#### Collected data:

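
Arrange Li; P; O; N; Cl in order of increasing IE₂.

P < Cl < N < O < Li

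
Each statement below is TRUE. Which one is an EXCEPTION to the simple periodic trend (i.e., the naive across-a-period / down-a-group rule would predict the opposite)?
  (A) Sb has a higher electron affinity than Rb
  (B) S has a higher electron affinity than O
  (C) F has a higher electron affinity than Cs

The general trend: electron affinity increases across a period and decreases down a group.
(A) Sb (period 5, group 15) vs Rb (period 5, group 1): the stated order agrees with the simple trend.
(B) S (period 3, group 16) vs O (period 2, group 16): the stated order contradicts the simple trend.
(C) F (period 2, group 17) vs Cs (period 6, group 1): the stated order agrees with the simple trend.
The exception is (B): the compact 2p subshell of O repels the added electron more than S's larger 3p does.

(B)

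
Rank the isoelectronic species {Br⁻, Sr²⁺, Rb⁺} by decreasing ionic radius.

Br⁻, Rb⁺, Sr²⁺

All of these have 36 electrons, so size is governed by nuclear charge alone: the more protons, the stronger the pull on the same electron cloud, and the smaller the ion.
Nuclear charges: Sr²⁺ (Z=38), Rb⁺ (Z=37), Br⁻ (Z=35).
Largest to smallest: Br⁻ > Rb⁺ > Sr²⁺.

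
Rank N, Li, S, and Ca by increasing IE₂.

Ca < S < N < Li

The second ionization energy removes an electron from the +1 ion. For each element: N⁺ still has 4 valence electrons; Li⁺ is the bare [He] core; S⁺ still has 5 valence electrons; Ca⁺ still has 1 valence electron.
Breaking into a closed-shell core is much more expensive than removing a leftover valence electron — Li has the largest IE_2 here.
Valence configurations: N⁺ [He]2s²2p², S⁺ [Ne]3s²3p³, Ca⁺ [Ar]4s¹.
The numbers (kJ/mol): N 2856, Li 7298, S 2252, Ca 1145.
Hence IE_2: Ca < S < N < Li.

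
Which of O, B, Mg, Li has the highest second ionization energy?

After 1 electron has been removed, what remains? O⁺ still has 5 valence electrons; B⁺ still has 2 valence electrons; Mg⁺ still has 1 valence electron; Li⁺ is the bare [He] core.
Pulling an electron out of a noble-gas core costs far more than removing a remaining valence electron, so Li sits at the high end of IE_2.
Valence configurations: O⁺ [He]2s²2p³, B⁺ [He]2s², Mg⁺ [Ne]3s¹.
Tabulated IE_2 (kJ/mol): O 3388, B 2427, Mg 1451, Li 7298.
So the second ionization energies run Mg < B < O < Li.

Li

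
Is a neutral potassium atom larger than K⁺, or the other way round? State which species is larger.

Forming K⁺ removes 1 electron from K. Fewer electrons for the same nuclear charge means less shielding and a higher Z_eff on the remaining electrons, and for main-group metals the entire outer shell is lost.
A cation is smaller than its parent atom: K⁺ < K.

K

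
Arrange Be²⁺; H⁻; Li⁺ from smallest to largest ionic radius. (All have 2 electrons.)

Be²⁺, Li⁺, H⁻

All of these have 2 electrons, so size is governed by nuclear charge alone: the more protons, the stronger the pull on the same electron cloud, and the smaller the ion.
Nuclear charges: Be²⁺ (Z=4), Li⁺ (Z=3), H⁻ (Z=1).
Smallest to largest: Be²⁺ < Li⁺ < H⁻.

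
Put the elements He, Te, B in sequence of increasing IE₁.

B < Te < He

He is in period 1, group 18; B is in period 2, group 13; Te is in period 5, group 16.
Removing the outermost electron gets harder across a period and easier down a group.
These span different periods and groups, so the two trends combine.
Te > B: period and group pull opposite ways; the across-period shift dominates (869 vs 801 kJ/mol).
He > Te: both effects reinforce here, so He is clearly the higher of the two.
Tabulated first ionization energy (kJ/mol): He 2372, B 801, Te 869.
So from lowest to highest: B < Te < He.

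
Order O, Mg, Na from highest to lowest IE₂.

The second ionization energy removes an electron from the +1 ion. For each element: O⁺ still has 5 valence electrons; Mg⁺ still has 1 valence electron; Na⁺ is the bare [Ne] core.
Core electrons are held far more tightly than valence electrons, so Na tops the IE_2 order.
Valence configurations: O⁺ [He]2s²2p³, Mg⁺ [Ne]3s¹.
Approximate IE_2 values (kJ/mol): O 3388, Mg 1451, Na 4562.
So the second ionization energies run Mg < O < Na.

Na, O, Mg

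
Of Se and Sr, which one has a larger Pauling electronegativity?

Se

Se is in period 4, group 16; Sr is in period 5, group 2.
Atoms toward the upper right of the periodic table pull bonding electrons most strongly.
These span different periods and groups, so the two trends combine.
Se > Sr: relative to Sr, both the across-period and down-group shifts push Se's electronegativity up.
Tabulated electronegativity (Pauling): Se 2.55, Sr 0.95.
So Se has the larger Pauling electronegativity (Se > Sr).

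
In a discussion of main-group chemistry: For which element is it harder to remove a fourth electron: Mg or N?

Mg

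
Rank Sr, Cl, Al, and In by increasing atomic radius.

Cl < Al < In < Sr

Al is in period 3, group 13; Cl is in period 3, group 17; Sr is in period 5, group 2; In is in period 5, group 13.
Atomic radius shrinks across a period as nuclear charge pulls the same shell inward, and grows down a group as new shells are added.
Neither a single period nor a single group — weigh both effects.
Al > Cl: Al lies to the left of Cl in period 3, so the across-period effect alone puts Al larger.
In > Al: they share group 13; the group trend gives In the larger value.
Sr > In: Sr lies to the left of In in period 5, so the across-period effect alone puts Sr larger.
For reference (pm): Al 126, Cl 99, Sr 185, In 142.
So from smallest to largest: Cl < Al < In < Sr.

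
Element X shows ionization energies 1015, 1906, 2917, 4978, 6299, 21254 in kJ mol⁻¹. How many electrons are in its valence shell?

5

Look for the largest jump between consecutive ionization energies: IE6/IE5 ≈ 3.4, far larger than any earlier ratio.
That jump marks the point where a core electron is being removed. So the atom has 5 valence electrons.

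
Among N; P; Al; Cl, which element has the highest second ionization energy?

N

IE_2 is the cost of taking one more electron from the +1 cation: N⁺ still has 4 valence electrons; P⁺ still has 4 valence electrons; Al⁺ still has 2 valence electrons; Cl⁺ still has 6 valence electrons.
All are still removing valence electrons, so compare the +1 ions as you would atoms: IE_2 generally rises across a period (higher Z_eff) and falls down a group (larger shell), subject to the usual subshell exceptions.
Valence configurations: N⁺ [He]2s²2p², P⁺ [Ne]3s²3p², Al⁺ [Ne]3s², Cl⁺ [Ne]3s²3p⁴.
Approximate IE_2 values (kJ/mol): N 2856, P 1907, Al 1817, Cl 2298.
Hence IE_2: Al < P < Cl < N.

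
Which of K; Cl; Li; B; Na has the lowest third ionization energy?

Consider each +2 ion: K²⁺ is already 1 electron into the core; Cl²⁺ still has 5 valence electrons; Li²⁺ is already 1 electron into the core; B²⁺ still has 1 valence electron; Na²⁺ is already 1 electron into the core.
Pulling an electron out of a noble-gas core costs far more than removing a remaining valence electron, so K, Na and Li sit at the high end of IE_3.
Valence configurations: Cl²⁺ [Ne]3s²3p³, B²⁺ [He]2s¹.
Approximate IE_3 values (kJ/mol): K 4420, Cl 3822, Li 11815, B 3660, Na 6910.
Overall IE_3 order: B < Cl < K < Na < Li.

B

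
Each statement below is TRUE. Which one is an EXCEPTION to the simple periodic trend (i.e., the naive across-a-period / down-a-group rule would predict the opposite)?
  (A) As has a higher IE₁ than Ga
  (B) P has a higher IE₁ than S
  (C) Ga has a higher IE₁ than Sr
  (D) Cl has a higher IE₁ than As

(B)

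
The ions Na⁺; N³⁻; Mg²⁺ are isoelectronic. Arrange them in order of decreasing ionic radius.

N³⁻ > Na⁺ > Mg²⁺

All of these have 10 electrons, so size is governed by nuclear charge alone: the more protons, the stronger the pull on the same electron cloud, and the smaller the ion.
Nuclear charges: Mg²⁺ (Z=12), Na⁺ (Z=11), N³⁻ (Z=7).
Largest to smallest: N³⁻ > Na⁺ > Mg²⁺.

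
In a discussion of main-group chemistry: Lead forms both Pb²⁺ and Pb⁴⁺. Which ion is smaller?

Pb⁴⁺

Both ions have Z = 82 protons, but Pb⁴⁺ has lost more electrons, so its remaining electrons feel a larger effective nuclear charge per electron and are pulled in more tightly.
Higher positive charge → smaller ion, so Pb²⁺ > Pb⁴⁺.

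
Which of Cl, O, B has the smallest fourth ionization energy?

IE_4 is the cost of taking one more electron from the +3 cation: Cl³⁺ still has 4 valence electrons; O³⁺ still has 3 valence electrons; B³⁺ is the bare [He] core.
Breaking into a closed-shell core is much more expensive than removing a leftover valence electron — B has the largest IE_4 here.
Valence configurations: Cl³⁺ [Ne]3s²3p², O³⁺ [He]2s²2p¹.
Approximate IE_4 values (kJ/mol): Cl 5159, O 7469, B 25026.
Overall IE_4 order: Cl < O < B.

Cl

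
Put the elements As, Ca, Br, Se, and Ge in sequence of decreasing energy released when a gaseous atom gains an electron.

Br > Se > Ge > As > Ca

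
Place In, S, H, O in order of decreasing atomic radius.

H is in period 1, group 1; O is in period 2, group 16; S is in period 3, group 16; In is in period 5, group 13.
Radius decreases left→right (rising Z_eff, same n) and increases top→bottom (higher n).
Here both period and group differ, so the two effects have to be weighed against each other.
O > H: the two effects oppose for this pair; the down-group effect wins (63 vs 32 pm).
S > O: they share group 16; the group trend gives S the larger value.
In > S: relative to S, both the across-period and down-group shifts push In's atomic radius up.
For reference (pm): H 32, O 63, S 103, In 142.
So from largest to smallest: In > S > O > H.

In, S, O, H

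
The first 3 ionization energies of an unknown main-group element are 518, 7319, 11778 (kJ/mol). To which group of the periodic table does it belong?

Look for the largest jump between consecutive ionization energies: IE2/IE1 ≈ 14.1, far larger than any earlier ratio.
That jump marks the point where a core electron is being removed. So the atom has 1 valence electron.
A main-group element with 1 valence electron is in group 1.

Group 1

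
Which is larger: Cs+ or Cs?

Forming Cs+ removes 1 electron from Cs. Fewer electrons for the same nuclear charge means less shielding and a higher Z_eff on the remaining electrons, and for main-group metals the entire outer shell is lost.
A cation is smaller than its parent atom: Cs+ < Cs.

Cs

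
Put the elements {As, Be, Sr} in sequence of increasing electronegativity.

Sr, Be, As

Electronegativity increases across a period and decreases down a group, tracking effective nuclear charge and atomic size.
Here both period and group differ, so the two effects have to be weighed against each other.
Be > Sr: Be sits above Sr in group 2, so the down-group effect alone puts Be higher.
As > Be: period and group pull opposite ways; the across-period shift dominates (2.18 vs 1.57).
For reference (Pauling): Be 1.57, As 2.18, Sr 0.95.
So from lowest to highest: Sr < Be < As.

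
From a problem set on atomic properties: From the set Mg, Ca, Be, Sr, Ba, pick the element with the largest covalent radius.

Be is in period 2, group 2; Mg is in period 3, group 2; Ca is in period 4, group 2; Sr is in period 5, group 2; Ba is in period 6, group 2.
Moving right in a period, electrons are added to the same shell under a stronger nuclear pull, so atoms get smaller; moving down, a new shell is opened and atoms get larger.
All are in group 2, so atomic radius increases down the group.
The largest covalent radius among these belongs to Ba.

Ba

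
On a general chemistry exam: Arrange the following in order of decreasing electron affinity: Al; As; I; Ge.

I, Ge, As, Al

Al is in period 3, group 13; Ge is in period 4, group 14; As is in period 4, group 15; I is in period 5, group 17.
Adding an electron releases more energy for atoms nearer the top right (short of the noble gases).
Neither a single period nor a single group — weigh both effects.
As > Al: period and group pull opposite ways; the across-period shift dominates (78 vs 42 kJ/mol).
Ge > As: this pair runs against the simple trend — see the exception note.
I > Ge: the two effects oppose for this pair; the across-period effect wins (295 vs 119 kJ/mol).
Note the exception: Ge has a higher electron affinity than As, contrary to the simple trend — adding an electron to As's half-filled 4p³ is unfavourable, so Ge (4p²) has the more exothermic EA.
Tabulated electron affinity (kJ/mol): Al 42, Ge 119, As 78, I 295.
So from highest to lowest: I > Ge > As > Al.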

#### Aim of the exercise:
Reproduce exactly every line between the line with "On a general" and the last line of the records above, both included.

#### Solution to this task:
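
On a general chemistry exam: Arrange the following in order of decreasing electron affinity: Al; As; I; Ge.

I, Ge, As, Al

Al is in period 3, group 13; Ge is in period 4, group 14; As is in period 4, group 15; I is in period 5, group 17.
Adding an electron releases more energy for atoms nearer the top right (short of the noble gases).
Neither a single period nor a single group — weigh both effects.
As > Al: period and group pull opposite ways; the across-period shift dominates (78 vs 42 kJ/mol).
Ge > As: this pair runs against the simple trend — see the exception note.
I > Ge: the two effects oppose for this pair; the across-period effect wins (295 vs 119 kJ/mol).
Note the exception: Ge has a higher electron affinity than As, contrary to the simple trend — adding an electron to As's half-filled 4p³ is unfavourable, so Ge (4p²) has the more exothermic EA.
Tabulated electron affinity (kJ/mol): Al 42, Ge 119, As 78, I 295.
So from highest to lowest: I > Ge > As > Al.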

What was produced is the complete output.